• [Task statement]: The answer is the set of lines that include "back", copied from the data below.

• [Stored data entries]:
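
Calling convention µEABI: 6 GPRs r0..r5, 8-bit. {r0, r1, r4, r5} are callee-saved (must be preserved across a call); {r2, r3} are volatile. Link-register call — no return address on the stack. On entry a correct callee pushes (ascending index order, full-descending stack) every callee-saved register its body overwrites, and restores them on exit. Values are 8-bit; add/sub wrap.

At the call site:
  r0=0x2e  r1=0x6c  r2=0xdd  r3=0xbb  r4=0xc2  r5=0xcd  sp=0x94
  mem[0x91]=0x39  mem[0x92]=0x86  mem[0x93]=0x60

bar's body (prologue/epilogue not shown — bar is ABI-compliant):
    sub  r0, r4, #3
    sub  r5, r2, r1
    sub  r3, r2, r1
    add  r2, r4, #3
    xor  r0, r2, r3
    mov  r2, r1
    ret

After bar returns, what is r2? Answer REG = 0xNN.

prologue: push r0 → mem[0x93]=0x2e, sp=0x93
prologue: push r5 → mem[0x92]=0xcd, sp=0x92
body[0] sub  r0, r4, #3 → r0=0xbf
body[1] sub  r5, r2, r1 → r5=0x71
body[2] sub  r3, r2, r1 → r3=0x71
body[3] add  r2, r4, #3 → r2=0xc5
body[4] xor  r0, r2, r3 → r0=0xb4
body[5] mov  r2, r1 → r2=0x6c
epilogue: pop r5=0xcd, sp=0x93
epilogue: pop r0=0x2e, sp=0x94
r2 is caller-saved → body value

REG = 0x6c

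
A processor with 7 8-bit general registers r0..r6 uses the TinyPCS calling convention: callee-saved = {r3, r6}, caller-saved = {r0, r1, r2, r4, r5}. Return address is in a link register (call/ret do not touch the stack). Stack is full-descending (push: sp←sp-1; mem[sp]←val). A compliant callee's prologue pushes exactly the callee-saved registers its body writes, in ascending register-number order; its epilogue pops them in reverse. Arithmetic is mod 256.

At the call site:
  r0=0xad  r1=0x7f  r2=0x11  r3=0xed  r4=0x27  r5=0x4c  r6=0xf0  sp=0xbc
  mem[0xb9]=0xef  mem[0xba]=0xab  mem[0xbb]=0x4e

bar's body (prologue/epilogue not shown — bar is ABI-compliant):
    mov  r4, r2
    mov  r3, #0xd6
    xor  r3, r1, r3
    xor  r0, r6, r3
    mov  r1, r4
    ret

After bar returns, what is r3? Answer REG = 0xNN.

prologue: push r3 → mem[0xbb]=0xed, sp=0xbb
body[0] mov  r4, r2 → r4=0x11
body[1] mov  r3, #0xd6 → r3=0xd6
body[2] xor  r3, r1, r3 → r3=0xa9
body[3] xor  r0, r6, r3 → r0=0x59
body[4] mov  r1, r4 → r1=0x11
epilogue: pop r3=0xed, sp=0xbc
r3 is callee-saved → restored

REG = 0xed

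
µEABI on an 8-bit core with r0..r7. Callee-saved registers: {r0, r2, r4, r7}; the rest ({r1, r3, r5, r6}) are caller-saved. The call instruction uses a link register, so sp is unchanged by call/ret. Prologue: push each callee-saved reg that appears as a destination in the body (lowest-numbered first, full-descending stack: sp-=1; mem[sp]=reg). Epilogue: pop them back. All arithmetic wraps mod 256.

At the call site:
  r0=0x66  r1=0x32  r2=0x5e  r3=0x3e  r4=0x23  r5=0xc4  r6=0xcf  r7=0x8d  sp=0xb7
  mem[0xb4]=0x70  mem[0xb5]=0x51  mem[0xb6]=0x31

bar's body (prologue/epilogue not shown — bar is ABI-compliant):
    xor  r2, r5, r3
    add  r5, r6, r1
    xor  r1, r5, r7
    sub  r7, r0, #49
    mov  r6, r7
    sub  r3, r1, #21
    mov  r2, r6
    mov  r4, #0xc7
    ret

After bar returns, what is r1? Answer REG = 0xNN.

prologue: push r2 -> mem[0xb6]=0x5e, sp=0xb6
prologue: push r4 -> mem[0xb5]=0x23, sp=0xb5
prologue: push r7 -> mem[0xb4]=0x8d, sp=0xb4
body[0] xor  r2, r5, r3 -> r2=0xfa
body[1] add  r5, r6, r1 -> r5=0x01
body[2] xor  r1, r5, r7 -> r1=0x8c
body[3] sub  r7, r0, #49 -> r7=0x35
body[4] mov  r6, r7 -> r6=0x35
body[5] sub  r3, r1, #21 -> r3=0x77
body[6] mov  r2, r6 -> r2=0x35
body[7] mov  r4, #0xc7 -> r4=0xc7
epilogue: pop r7=0x8d, sp=0xb5
epilogue: pop r4=0x23, sp=0xb6
epilogue: pop r2=0x5e, sp=0xb7
r1 is caller-saved -> body value

REG = 0x8c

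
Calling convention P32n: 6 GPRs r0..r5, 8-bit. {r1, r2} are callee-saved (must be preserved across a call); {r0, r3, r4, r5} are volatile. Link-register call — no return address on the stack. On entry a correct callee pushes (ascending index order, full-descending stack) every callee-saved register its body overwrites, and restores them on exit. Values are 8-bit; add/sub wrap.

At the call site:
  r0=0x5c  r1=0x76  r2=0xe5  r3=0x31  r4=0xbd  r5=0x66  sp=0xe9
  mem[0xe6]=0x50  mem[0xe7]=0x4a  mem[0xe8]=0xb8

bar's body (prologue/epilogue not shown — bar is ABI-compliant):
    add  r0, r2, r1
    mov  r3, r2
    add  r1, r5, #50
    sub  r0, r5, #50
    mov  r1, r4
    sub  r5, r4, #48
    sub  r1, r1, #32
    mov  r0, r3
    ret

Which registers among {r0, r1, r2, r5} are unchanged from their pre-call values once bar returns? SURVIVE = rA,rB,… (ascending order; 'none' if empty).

SURVIVE = r1,r2

prologue: push r1 -> mem[0xe8]=0x76, sp=0xe8
body[0] add  r0, r2, r1 -> r0=0x5b
body[1] mov  r3, r2 -> r3=0xe5
body[2] add  r1, r5, #50 -> r1=0x98
body[3] sub  r0, r5, #50 -> r0=0x34
body[4] mov  r1, r4 -> r1=0xbd
body[5] sub  r5, r4, #48 -> r5=0x8d
body[6] sub  r1, r1, #32 -> r1=0x9d
body[7] mov  r0, r3 -> r0=0xe5
epilogue: pop r1=0x76, sp=0xe9
r0: caller-saved, written=True
r1: callee-saved, written=True
r2: callee-saved, written=False
r5: caller-saved, written=True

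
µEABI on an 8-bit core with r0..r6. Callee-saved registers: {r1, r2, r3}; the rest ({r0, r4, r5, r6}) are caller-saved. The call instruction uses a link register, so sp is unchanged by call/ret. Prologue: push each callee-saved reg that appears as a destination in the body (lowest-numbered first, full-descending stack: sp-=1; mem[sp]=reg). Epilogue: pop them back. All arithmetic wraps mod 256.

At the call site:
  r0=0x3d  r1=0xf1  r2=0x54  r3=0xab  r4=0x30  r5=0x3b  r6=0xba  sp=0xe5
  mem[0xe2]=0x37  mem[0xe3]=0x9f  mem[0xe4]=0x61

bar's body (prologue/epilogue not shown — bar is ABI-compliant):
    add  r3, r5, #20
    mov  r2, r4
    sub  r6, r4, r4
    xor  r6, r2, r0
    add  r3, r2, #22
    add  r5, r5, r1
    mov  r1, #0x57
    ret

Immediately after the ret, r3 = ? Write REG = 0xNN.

REG = 0xab

prologue: push r1 → mem[0xe4]=0xf1, sp=0xe4
prologue: push r2 → mem[0xe3]=0x54, sp=0xe3
prologue: push r3 → mem[0xe2]=0xab, sp=0xe2
body[0] add  r3, r5, #20 → r3=0x4f
body[1] mov  r2, r4 → r2=0x30
body[2] sub  r6, r4, r4 → r6=0x00
body[3] xor  r6, r2, r0 → r6=0x0d
body[4] add  r3, r2, #22 → r3=0x46
body[5] add  r5, r5, r1 → r5=0x2c
body[6] mov  r1, #0x57 → r1=0x57
epilogue: pop r3=0xab, sp=0xe3
epilogue: pop r2=0x54, sp=0xe4
epilogue: pop r1=0xf1, sp=0xe5
r3 is callee-saved → restored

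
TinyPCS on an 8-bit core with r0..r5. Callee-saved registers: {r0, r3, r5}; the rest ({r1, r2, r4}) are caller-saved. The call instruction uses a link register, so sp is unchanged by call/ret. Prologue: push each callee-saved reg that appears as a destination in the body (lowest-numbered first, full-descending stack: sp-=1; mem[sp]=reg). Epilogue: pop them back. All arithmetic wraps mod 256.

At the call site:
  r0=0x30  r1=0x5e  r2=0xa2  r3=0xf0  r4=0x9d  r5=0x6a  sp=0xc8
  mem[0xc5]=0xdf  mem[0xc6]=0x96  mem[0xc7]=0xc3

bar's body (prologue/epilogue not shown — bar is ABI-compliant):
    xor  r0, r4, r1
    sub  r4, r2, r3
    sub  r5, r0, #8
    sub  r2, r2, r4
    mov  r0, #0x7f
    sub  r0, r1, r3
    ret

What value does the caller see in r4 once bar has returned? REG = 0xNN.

REG = 0xb2

prologue: push r0 -> mem[0xc7]=0x30, sp=0xc7
prologue: push r5 -> mem[0xc6]=0x6a, sp=0xc6
body[0] xor  r0, r4, r1 -> r0=0xc3
body[1] sub  r4, r2, r3 -> r4=0xb2
body[2] sub  r5, r0, #8 -> r5=0xbb
body[3] sub  r2, r2, r4 -> r2=0xf0
body[4] mov  r0, #0x7f -> r0=0x7f
body[5] sub  r0, r1, r3 -> r0=0x6e
epilogue: pop r5=0x6a, sp=0xc7
epilogue: pop r0=0x30, sp=0xc8
r4 is caller-saved -> body value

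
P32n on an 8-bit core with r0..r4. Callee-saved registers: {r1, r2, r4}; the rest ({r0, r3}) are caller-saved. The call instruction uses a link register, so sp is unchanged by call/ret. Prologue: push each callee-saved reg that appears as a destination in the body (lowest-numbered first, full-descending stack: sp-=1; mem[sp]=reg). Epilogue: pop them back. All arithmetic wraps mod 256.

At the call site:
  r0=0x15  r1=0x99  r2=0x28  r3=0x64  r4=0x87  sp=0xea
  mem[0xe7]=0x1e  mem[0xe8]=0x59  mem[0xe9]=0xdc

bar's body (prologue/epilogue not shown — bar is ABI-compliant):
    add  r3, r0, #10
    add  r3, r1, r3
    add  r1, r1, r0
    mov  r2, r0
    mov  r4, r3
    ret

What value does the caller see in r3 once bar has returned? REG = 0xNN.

prologue: push r1 → mem[0xe9]=0x99, sp=0xe9
prologue: push r2 → mem[0xe8]=0x28, sp=0xe8
prologue: push r4 → mem[0xe7]=0x87, sp=0xe7
body[0] add  r3, r0, #10 → r3=0x1f
body[1] add  r3, r1, r3 → r3=0xb8
body[2] add  r1, r1, r0 → r1=0xae
body[3] mov  r2, r0 → r2=0x15
body[4] mov  r4, r3 → r4=0xb8
epilogue: pop r4=0x87, sp=0xe8
epilogue: pop r2=0x28, sp=0xe9
epilogue: pop r1=0x99, sp=0xea
r3 is caller-saved → body value

REG = 0xb8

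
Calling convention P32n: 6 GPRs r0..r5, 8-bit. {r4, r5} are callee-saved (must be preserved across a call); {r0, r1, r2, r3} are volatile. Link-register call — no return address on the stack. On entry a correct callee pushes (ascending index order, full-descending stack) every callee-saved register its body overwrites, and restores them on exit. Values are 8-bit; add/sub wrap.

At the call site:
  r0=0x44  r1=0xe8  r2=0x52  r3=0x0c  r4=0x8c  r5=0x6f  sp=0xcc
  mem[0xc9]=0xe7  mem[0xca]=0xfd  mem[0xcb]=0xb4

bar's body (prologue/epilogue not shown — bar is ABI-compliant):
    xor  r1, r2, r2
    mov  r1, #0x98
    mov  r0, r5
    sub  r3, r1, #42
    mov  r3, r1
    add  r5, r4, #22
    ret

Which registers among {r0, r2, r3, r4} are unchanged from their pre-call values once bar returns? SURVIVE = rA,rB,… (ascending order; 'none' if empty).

SURVIVE = r2,r4

prologue: push r5 -> mem[0xcb]=0x6f, sp=0xcb
body[0] xor  r1, r2, r2 -> r1=0x00
body[1] mov  r1, #0x98 -> r1=0x98
body[2] mov  r0, r5 -> r0=0x6f
body[3] sub  r3, r1, #42 -> r3=0x6e
body[4] mov  r3, r1 -> r3=0x98
body[5] add  r5, r4, #22 -> r5=0xa2
epilogue: pop r5=0x6f, sp=0xcc
r0: caller-saved, written=True
r2: caller-saved, written=False
r3: caller-saved, written=True
r4: callee-saved, written=False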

• [Output for this task]:
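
µEABI on an 8-bit core with r0..r7. Callee-saved registers: {r0, r2, r4, r7}; the rest ({r1, r3, r5, r6}) are caller-saved. The call instruction uses a link register, so sp is unchanged by call/ret. Prologue: push each callee-saved reg that appears as a destination in the body (lowest-numbered first, full-descending stack: sp-=1; mem[sp]=reg). Epilogue: pop them back. All arithmetic wraps mod 256.
µEABI on an 8-bit core with r0..r6. Callee-saved registers: {r1, r2, r3}; the rest ({r0, r4, r5, r6}) are caller-saved. The call instruction uses a link register, so sp is unchanged by call/ret. Prologue: push each callee-saved reg that appears as a destination in the body (lowest-numbered first, full-descending stack: sp-=1; mem[sp]=reg). Epilogue: pop them back. All arithmetic wraps mod 256.
TinyPCS on an 8-bit core with r0..r5. Callee-saved registers: {r0, r3, r5}; the rest ({r1, r2, r4}) are caller-saved. The call instruction uses a link register, so sp is unchanged by call/ret. Prologue: push each callee-saved reg that appears as a destination in the body (lowest-numbered first, full-descending stack: sp-=1; mem[sp]=reg). Epilogue: pop them back. All arithmetic wraps mod 256.
P32n on an 8-bit core with r0..r4. Callee-saved registers: {r1, r2, r4}; the rest ({r0, r3}) are caller-saved. The call instruction uses a link register, so sp is unchanged by call/ret. Prologue: push each callee-saved reg that appears as a destination in the body (lowest-numbered first, full-descending stack: sp-=1; mem[sp]=reg). Epilogue: pop them back. All arithmetic wraps mod 256.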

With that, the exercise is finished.